§ **Prompt**: This exercise calls for an exact transcription. Set down every record below.

.....

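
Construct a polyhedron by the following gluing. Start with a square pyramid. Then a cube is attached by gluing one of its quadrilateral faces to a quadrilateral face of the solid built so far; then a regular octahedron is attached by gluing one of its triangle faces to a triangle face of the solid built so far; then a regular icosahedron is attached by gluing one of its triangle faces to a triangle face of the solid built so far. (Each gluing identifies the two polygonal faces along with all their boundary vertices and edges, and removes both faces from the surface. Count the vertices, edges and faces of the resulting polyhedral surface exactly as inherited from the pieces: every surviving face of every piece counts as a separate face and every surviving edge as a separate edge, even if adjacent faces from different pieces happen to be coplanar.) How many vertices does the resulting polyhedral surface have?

A square pyramid: V=5, E=8, F=5.
Attach a cube (V=8, E=12, F=6) along a 4-gon: merge 4 vertices and 4 edges, delete both glued faces → V=9, E=16, F=9.
Attach a regular octahedron (V=6, E=12, F=8) along a 3-gon: merge 3 vertices and 3 edges, delete both glued faces → V=12, E=25, F=15.
Attach a regular icosahedron (V=12, E=30, F=20) along a 3-gon: merge 3 vertices and 3 edges, delete both glued faces → V=21, E=52, F=33.
Check: V − E + F = 21 − 52 + 33 = 2.

21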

.....

§ **Answer section**:
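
Construct a polyhedron by the following gluing. Start with a square pyramid. Then a cube is attached by gluing one of its quadrilateral faces to a quadrilateral face of the solid built so far; then a regular octahedron is attached by gluing one of its triangle faces to a triangle face of the solid built so far; then a regular icosahedron is attached by gluing one of its triangle faces to a triangle face of the solid built so far. (Each gluing identifies the two polygonal faces along with all their boundary vertices and edges, and removes both faces from the surface. Count the vertices, edges and faces of the resulting polyhedral surface exactly as inherited from the pieces: every surviving face of every piece counts as a separate face and every surviving edge as a separate edge, even if adjacent faces from different pieces happen to be coplanar.) How many vertices does the resulting polyhedral surface have?

A square pyramid: V=5, E=8, F=5.
Attach a cube (V=8, E=12, F=6) along a 4-gon: merge 4 vertices and 4 edges, delete both glued faces → V=9, E=16, F=9.
Attach a regular octahedron (V=6, E=12, F=8) along a 3-gon: merge 3 vertices and 3 edges, delete both glued faces → V=12, E=25, F=15.
Attach a regular icosahedron (V=12, E=30, F=20) along a 3-gon: merge 3 vertices and 3 edges, delete both glued faces → V=21, E=52, F=33.
Check: V − E + F = 21 − 52 + 33 = 2.

21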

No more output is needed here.